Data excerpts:

_ _ _

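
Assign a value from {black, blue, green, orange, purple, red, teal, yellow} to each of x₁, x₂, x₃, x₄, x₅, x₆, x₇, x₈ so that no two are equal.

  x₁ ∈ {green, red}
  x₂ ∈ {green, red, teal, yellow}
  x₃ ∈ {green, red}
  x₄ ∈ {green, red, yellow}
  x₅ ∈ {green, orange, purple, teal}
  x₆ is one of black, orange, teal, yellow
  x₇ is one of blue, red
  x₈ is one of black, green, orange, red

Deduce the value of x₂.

teal

The 8 variables draw from only 8 values {black, blue, green, orange, purple, red, teal, yellow}, so each is used; only x₇ can be blue, hence x₇ = blue.
The 7 still-open variables draw from only 7 values {black, green, orange, purple, red, teal, yellow}, so each is used; only x₅ can be purple, hence x₅ = purple.
x₁ and x₃ share exactly the 2 values {green, red}; by pigeonhole those values go to them, so strike green, red from x₂, x₄, x₈.
x₄ must be yellow (only option left). Remove yellow from x₂, x₆.
So x₂ = teal.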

_ _ _

WHAT THIS TASK INVOLVES → All entries should be restated word for word.

SOLUTION →
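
Assign a value from {black, blue, green, orange, purple, red, teal, yellow} to each of x₁, x₂, x₃, x₄, x₅, x₆, x₇, x₈ so that no two are equal.

  x₁ ∈ {green, red}
  x₂ ∈ {green, red, teal, yellow}
  x₃ ∈ {green, red}
  x₄ ∈ {green, red, yellow}
  x₅ ∈ {green, orange, purple, teal}
  x₆ is one of black, orange, teal, yellow
  x₇ is one of blue, red
  x₈ is one of black, green, orange, red

Deduce the value of x₂.

teal

The 8 variables draw from only 8 values {black, blue, green, orange, purple, red, teal, yellow}, so each is used; only x₇ can be blue, hence x₇ = blue.
The 7 still-open variables draw from only 7 values {black, green, orange, purple, red, teal, yellow}, so each is used; only x₅ can be purple, hence x₅ = purple.
x₁ and x₃ share exactly the 2 values {green, red}; by pigeonhole those values go to them, so strike green, red from x₂, x₄, x₈.
x₄ must be yellow (only option left). Remove yellow from x₂, x₆.
So x₂ = teal.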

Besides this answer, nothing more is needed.